══ Dataset content ══

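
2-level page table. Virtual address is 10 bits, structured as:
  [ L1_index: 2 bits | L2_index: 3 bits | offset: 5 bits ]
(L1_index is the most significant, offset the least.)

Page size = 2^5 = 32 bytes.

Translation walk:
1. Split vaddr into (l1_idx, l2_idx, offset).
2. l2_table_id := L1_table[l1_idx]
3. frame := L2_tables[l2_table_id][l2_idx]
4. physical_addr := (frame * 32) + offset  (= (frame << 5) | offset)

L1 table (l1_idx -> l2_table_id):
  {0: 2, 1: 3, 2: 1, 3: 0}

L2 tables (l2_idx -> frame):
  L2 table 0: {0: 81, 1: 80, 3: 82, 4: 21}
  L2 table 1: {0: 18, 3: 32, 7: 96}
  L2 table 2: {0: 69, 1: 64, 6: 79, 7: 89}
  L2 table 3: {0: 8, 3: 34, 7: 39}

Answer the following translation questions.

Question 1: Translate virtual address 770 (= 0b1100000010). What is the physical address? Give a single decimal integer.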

═══

About this exercise:
Begin at the first line of the material and transcribe each line exactly. End with the line containing "L2 tables (l2_idx", and give nothing else.

Result for this exercise:
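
2-level page table. Virtual address is 10 bits, structured as:
  [ L1_index: 2 bits | L2_index: 3 bits | offset: 5 bits ]
(L1_index is the most significant, offset the least.)

Page size = 2^5 = 32 bytes.

Translation walk:
1. Split vaddr into (l1_idx, l2_idx, offset).
2. l2_table_id := L1_table[l1_idx]
3. frame := L2_tables[l2_table_id][l2_idx]
4. physical_addr := (frame * 32) + offset  (= (frame << 5) | offset)

L1 table (l1_idx -> l2_table_id):
  {0: 2, 1: 3, 2: 1, 3: 0}

L2 tables (l2_idx -> frame):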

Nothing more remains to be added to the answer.